---------- EXTRACTED ENTRIES

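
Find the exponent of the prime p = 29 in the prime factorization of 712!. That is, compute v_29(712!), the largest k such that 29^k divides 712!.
v_29(712!) = 24

Legendre's formula: v_p(n!) = Σ_{k ≥ 1} ⌊n / p^k⌋. For p = 29, n = 712, the terms are:
  ⌊712/29^1⌋ = ⌊712/29⌋ = 24
(the next term ⌊712/29^2⌋ = 0, terminating the sum). Summing: v_29(712!) = 24 = 24.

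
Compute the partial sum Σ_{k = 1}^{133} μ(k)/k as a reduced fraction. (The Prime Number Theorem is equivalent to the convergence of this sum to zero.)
Σ μ(k)/k = -328286069145432606104772534998723752556837640821/525896479052627740771371797072411912900610967452630

Values of μ(k) for 1 ≤ k ≤ 133: μ(1) = 1, μ(2) = -1, μ(3) = -1, μ(5) = -1, μ(6) = 1, μ(7) = -1, μ(10) = 1, μ(11) = -1, μ(13) = -1, μ(14) = 1, μ(15) = 1, μ(17) = -1, μ(19) = -1, μ(21) = 1, μ(22) = 1, μ(23) = -1, μ(26) = 1, μ(29) = -1, μ(30) = -1, μ(31) = -1, μ(33) = 1, μ(34) = 1, μ(35) = 1, μ(37) = -1, μ(38) = 1, μ(39) = 1, μ(41) = -1, μ(42) = -1, μ(43) = -1, μ(46) = 1, μ(47) = -1, μ(51) = 1, μ(53) = -1, μ(55) = 1, μ(57) = 1, μ(58) = 1, μ(59) = -1, μ(61) = -1, μ(62) = 1, μ(65) = 1, μ(66) = -1, μ(67) = -1, μ(69) = 1, μ(70) = -1, μ(71) = -1, μ(73) = -1, μ(74) = 1, μ(77) = 1, μ(78) = -1, μ(79) = -1, μ(82) = 1, μ(83) = -1, μ(85) = 1, μ(86) = 1, μ(87) = 1, μ(89) = -1, μ(91) = 1, μ(93) = 1, μ(94) = 1, μ(95) = 1, μ(97) = -1, μ(101) = -1, μ(102) = -1, μ(103) = -1, μ(105) = -1, μ(106) = 1, μ(107) = -1, μ(109) = -1, μ(110) = -1, μ(111) = 1, μ(113) = -1, μ(114) = -1, μ(115) = 1, μ(118) = 1, μ(119) = 1, μ(122) = 1, μ(123) = 1, μ(127) = -1, μ(129) = 1, μ(130) = -1, μ(131) = -1, μ(133) = 1, with μ = 0 on non-squarefree integers. Summing μ(k)/k for k where μ(k) ≠ 0 gives -328286069145432606104772534998723752556837640821/525896479052627740771371797072411912900610967452630 ≈ -0.0006. (PNT ⟺ this sum → 0 as n → ∞.)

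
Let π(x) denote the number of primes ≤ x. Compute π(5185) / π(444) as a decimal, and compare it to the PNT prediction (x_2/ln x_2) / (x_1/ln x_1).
π(5185)/π(444) = 690/86 ≈ 8.0233;  PNT prediction ≈ 8.3225.

π(444) = 86 and π(5185) = 690, so π(5185)/π(444) ≈ 8.0233. The PNT-predicted ratio is (5185/ln(5185)) / (444/ln(444)) ≈ 8.3225. The two agree to within a few percent, as expected.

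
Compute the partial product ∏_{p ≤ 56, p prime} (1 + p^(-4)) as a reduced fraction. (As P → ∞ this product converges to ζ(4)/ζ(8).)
∏ = 22191296873353842710281222970410269196792920578371108176528669216114688/20586999778381633591344384332656221508370849439367985929948634732675625

The primes p ≤ 56 are [2, 3, 5, 7, 11, 13, 17, 19, 23, 29, 31, 37, 41, 43, 47, 53]. For each, (1 + 1/p^4) = (p^4 + 1)/p^4. Multiplying these fractions over p ∈ [2, 3, 5, 7, 11, 13, 17, 19, 23, 29, 31, 37, 41, 43, 47, 53] gives 22191296873353842710281222970410269196792920578371108176528669216114688/20586999778381633591344384332656221508370849439367985929948634732675625. (In the limit P → ∞ this tends to ζ(4)/ζ(8).)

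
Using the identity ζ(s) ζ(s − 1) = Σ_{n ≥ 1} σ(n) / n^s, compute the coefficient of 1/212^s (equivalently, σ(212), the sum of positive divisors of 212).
σ(212) = 378

In the product (Σ m^0/m^s)(Σ k / k^s) = Σ (Σ_{d | n} d) / n^s, the coefficient of 1/n^s is σ(n) = Σ_{d | n} d. For n = 212, divisors are [1, 2, 4, 53, 106, 212]; summing: σ(212) = 378.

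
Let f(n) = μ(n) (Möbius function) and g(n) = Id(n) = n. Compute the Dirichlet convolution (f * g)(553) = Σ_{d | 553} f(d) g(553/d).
(μ * Id)(553) = 468

Divisors of 553: [1, 7, 79, 553]. For each d | 553:
  d = 1: μ(1) · Id(553/1) = 1 · 553 = 553
  d = 7: μ(7) · Id(553/7) = -1 · 79 = -79
  d = 79: μ(79) · Id(553/79) = -1 · 7 = -7
  d = 553: μ(553) · Id(553/553) = 1 · 1 = 1
Summing: (μ * Id)(553) = 553 + -79 + -7 + 1 = 468.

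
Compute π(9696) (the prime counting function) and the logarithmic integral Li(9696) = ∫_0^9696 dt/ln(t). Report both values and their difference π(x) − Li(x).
π(9696) = 1196;  Li(9696) ≈ 1213.08;  π(x) − Li(x) ≈ -17.08.

Direct count of primes ≤ 9696 gives π(9696) = 1196. Numerical evaluation of the logarithmic integral gives Li(9696) ≈ 1213.08. The difference π(x) − Li(x) ≈ -17.08 is typically negative for small/moderate x (Li(x) overestimates), though Littlewood's theorem shows this sign changes infinitely often.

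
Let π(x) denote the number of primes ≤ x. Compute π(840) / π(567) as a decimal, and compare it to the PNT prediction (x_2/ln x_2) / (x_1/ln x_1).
π(840)/π(567) = 146/103 ≈ 1.4175;  PNT prediction ≈ 1.3950.

π(567) = 103 and π(840) = 146, so π(840)/π(567) ≈ 1.4175. The PNT-predicted ratio is (840/ln(840)) / (567/ln(567)) ≈ 1.3950. The two agree to within a few percent, as expected.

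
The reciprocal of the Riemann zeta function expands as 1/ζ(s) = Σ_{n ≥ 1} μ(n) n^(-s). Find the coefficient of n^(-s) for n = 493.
μ(493) = 1

Factor n = 493 = 17 · 29. μ(n) = 0 if any exponent ≥ 2 (not squarefree); otherwise μ(n) = (−1)^{ω(n)} where ω(n) is the number of distinct prime factors. Applying: μ(493) = 1.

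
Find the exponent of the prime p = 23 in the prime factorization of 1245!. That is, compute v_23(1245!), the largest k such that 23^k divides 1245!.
v_23(1245!) = 56

Legendre's formula: v_p(n!) = Σ_{k ≥ 1} ⌊n / p^k⌋. For p = 23, n = 1245, the terms are:
  ⌊1245/23^1⌋ = ⌊1245/23⌋ = 54
  ⌊1245/23^2⌋ = ⌊1245/529⌋ = 2
(the next term ⌊1245/23^3⌋ = 0, terminating the sum). Summing: v_23(1245!) = 54 + 2 = 56.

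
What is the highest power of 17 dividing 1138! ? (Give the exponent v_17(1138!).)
v_17(1138!) = 69

Legendre's formula: v_p(n!) = Σ_{k ≥ 1} ⌊n / p^k⌋. For p = 17, n = 1138, the terms are:
  ⌊1138/17^1⌋ = ⌊1138/17⌋ = 66
  ⌊1138/17^2⌋ = ⌊1138/289⌋ = 3
(the next term ⌊1138/17^3⌋ = 0, terminating the sum). Summing: v_17(1138!) = 66 + 3 = 69.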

--------------------

| EXERCISE DETAILS |
Beginning with the first line and ending with the last, restate the data word for word.

| WRITTEN RESPONSE |
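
Find the exponent of the prime p = 29 in the prime factorization of 712!. That is, compute v_29(712!), the largest k such that 29^k divides 712!.
v_29(712!) = 24

Legendre's formula: v_p(n!) = Σ_{k ≥ 1} ⌊n / p^k⌋. For p = 29, n = 712, the terms are:
  ⌊712/29^1⌋ = ⌊712/29⌋ = 24
(the next term ⌊712/29^2⌋ = 0, terminating the sum). Summing: v_29(712!) = 24 = 24.

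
Compute the partial sum Σ_{k = 1}^{133} μ(k)/k as a reduced fraction. (The Prime Number Theorem is equivalent to the convergence of this sum to zero.)
Σ μ(k)/k = -328286069145432606104772534998723752556837640821/525896479052627740771371797072411912900610967452630

Values of μ(k) for 1 ≤ k ≤ 133: μ(1) = 1, μ(2) = -1, μ(3) = -1, μ(5) = -1, μ(6) = 1, μ(7) = -1, μ(10) = 1, μ(11) = -1, μ(13) = -1, μ(14) = 1, μ(15) = 1, μ(17) = -1, μ(19) = -1, μ(21) = 1, μ(22) = 1, μ(23) = -1, μ(26) = 1, μ(29) = -1, μ(30) = -1, μ(31) = -1, μ(33) = 1, μ(34) = 1, μ(35) = 1, μ(37) = -1, μ(38) = 1, μ(39) = 1, μ(41) = -1, μ(42) = -1, μ(43) = -1, μ(46) = 1, μ(47) = -1, μ(51) = 1, μ(53) = -1, μ(55) = 1, μ(57) = 1, μ(58) = 1, μ(59) = -1, μ(61) = -1, μ(62) = 1, μ(65) = 1, μ(66) = -1, μ(67) = -1, μ(69) = 1, μ(70) = -1, μ(71) = -1, μ(73) = -1, μ(74) = 1, μ(77) = 1, μ(78) = -1, μ(79) = -1, μ(82) = 1, μ(83) = -1, μ(85) = 1, μ(86) = 1, μ(87) = 1, μ(89) = -1, μ(91) = 1, μ(93) = 1, μ(94) = 1, μ(95) = 1, μ(97) = -1, μ(101) = -1, μ(102) = -1, μ(103) = -1, μ(105) = -1, μ(106) = 1, μ(107) = -1, μ(109) = -1, μ(110) = -1, μ(111) = 1, μ(113) = -1, μ(114) = -1, μ(115) = 1, μ(118) = 1, μ(119) = 1, μ(122) = 1, μ(123) = 1, μ(127) = -1, μ(129) = 1, μ(130) = -1, μ(131) = -1, μ(133) = 1, with μ = 0 on non-squarefree integers. Summing μ(k)/k for k where μ(k) ≠ 0 gives -328286069145432606104772534998723752556837640821/525896479052627740771371797072411912900610967452630 ≈ -0.0006. (PNT ⟺ this sum → 0 as n → ∞.)

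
Let π(x) denote the number of primes ≤ x. Compute π(5185) / π(444) as a decimal, and compare it to the PNT prediction (x_2/ln x_2) / (x_1/ln x_1).
π(5185)/π(444) = 690/86 ≈ 8.0233;  PNT prediction ≈ 8.3225.

π(444) = 86 and π(5185) = 690, so π(5185)/π(444) ≈ 8.0233. The PNT-predicted ratio is (5185/ln(5185)) / (444/ln(444)) ≈ 8.3225. The two agree to within a few percent, as expected.

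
Compute the partial product ∏_{p ≤ 56, p prime} (1 + p^(-4)) as a reduced fraction. (As P → ∞ this product converges to ζ(4)/ζ(8).)
∏ = 22191296873353842710281222970410269196792920578371108176528669216114688/20586999778381633591344384332656221508370849439367985929948634732675625

The primes p ≤ 56 are [2, 3, 5, 7, 11, 13, 17, 19, 23, 29, 31, 37, 41, 43, 47, 53]. For each, (1 + 1/p^4) = (p^4 + 1)/p^4. Multiplying these fractions over p ∈ [2, 3, 5, 7, 11, 13, 17, 19, 23, 29, 31, 37, 41, 43, 47, 53] gives 22191296873353842710281222970410269196792920578371108176528669216114688/20586999778381633591344384332656221508370849439367985929948634732675625. (In the limit P → ∞ this tends to ζ(4)/ζ(8).)

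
Using the identity ζ(s) ζ(s − 1) = Σ_{n ≥ 1} σ(n) / n^s, compute the coefficient of 1/212^s (equivalently, σ(212), the sum of positive divisors of 212).
σ(212) = 378

In the product (Σ m^0/m^s)(Σ k / k^s) = Σ (Σ_{d | n} d) / n^s, the coefficient of 1/n^s is σ(n) = Σ_{d | n} d. For n = 212, divisors are [1, 2, 4, 53, 106, 212]; summing: σ(212) = 378.

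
Let f(n) = μ(n) (Möbius function) and g(n) = Id(n) = n. Compute the Dirichlet convolution (f * g)(553) = Σ_{d | 553} f(d) g(553/d).
(μ * Id)(553) = 468

Divisors of 553: [1, 7, 79, 553]. For each d | 553:
  d = 1: μ(1) · Id(553/1) = 1 · 553 = 553
  d = 7: μ(7) · Id(553/7) = -1 · 79 = -79
  d = 79: μ(79) · Id(553/79) = -1 · 7 = -7
  d = 553: μ(553) · Id(553/553) = 1 · 1 = 1
Summing: (μ * Id)(553) = 553 + -79 + -7 + 1 = 468.

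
Compute π(9696) (the prime counting function) and the logarithmic integral Li(9696) = ∫_0^9696 dt/ln(t). Report both values and their difference π(x) − Li(x).
π(9696) = 1196;  Li(9696) ≈ 1213.08;  π(x) − Li(x) ≈ -17.08.

Direct count of primes ≤ 9696 gives π(9696) = 1196. Numerical evaluation of the logarithmic integral gives Li(9696) ≈ 1213.08. The difference π(x) − Li(x) ≈ -17.08 is typically negative for small/moderate x (Li(x) overestimates), though Littlewood's theorem shows this sign changes infinitely often.

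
Let π(x) denote the number of primes ≤ x. Compute π(840) / π(567) as a decimal, and compare it to the PNT prediction (x_2/ln x_2) / (x_1/ln x_1).
π(840)/π(567) = 146/103 ≈ 1.4175;  PNT prediction ≈ 1.3950.

π(567) = 103 and π(840) = 146, so π(840)/π(567) ≈ 1.4175. The PNT-predicted ratio is (840/ln(840)) / (567/ln(567)) ≈ 1.3950. The two agree to within a few percent, as expected.

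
The reciprocal of the Riemann zeta function expands as 1/ζ(s) = Σ_{n ≥ 1} μ(n) n^(-s). Find the coefficient of n^(-s) for n = 493.
μ(493) = 1

Factor n = 493 = 17 · 29. μ(n) = 0 if any exponent ≥ 2 (not squarefree); otherwise μ(n) = (−1)^{ω(n)} where ω(n) is the number of distinct prime factors. Applying: μ(493) = 1.

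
Find the exponent of the prime p = 23 in the prime factorization of 1245!. That is, compute v_23(1245!), the largest k such that 23^k divides 1245!.
v_23(1245!) = 56

Legendre's formula: v_p(n!) = Σ_{k ≥ 1} ⌊n / p^k⌋. For p = 23, n = 1245, the terms are:
  ⌊1245/23^1⌋ = ⌊1245/23⌋ = 54
  ⌊1245/23^2⌋ = ⌊1245/529⌋ = 2
(the next term ⌊1245/23^3⌋ = 0, terminating the sum). Summing: v_23(1245!) = 54 + 2 = 56.

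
What is the highest power of 17 dividing 1138! ? (Give the exponent v_17(1138!).)
v_17(1138!) = 69

Legendre's formula: v_p(n!) = Σ_{k ≥ 1} ⌊n / p^k⌋. For p = 17, n = 1138, the terms are:
  ⌊1138/17^1⌋ = ⌊1138/17⌋ = 66
  ⌊1138/17^2⌋ = ⌊1138/289⌋ = 3
(the next term ⌊1138/17^3⌋ = 0, terminating the sum). Summing: v_17(1138!) = 66 + 3 = 69.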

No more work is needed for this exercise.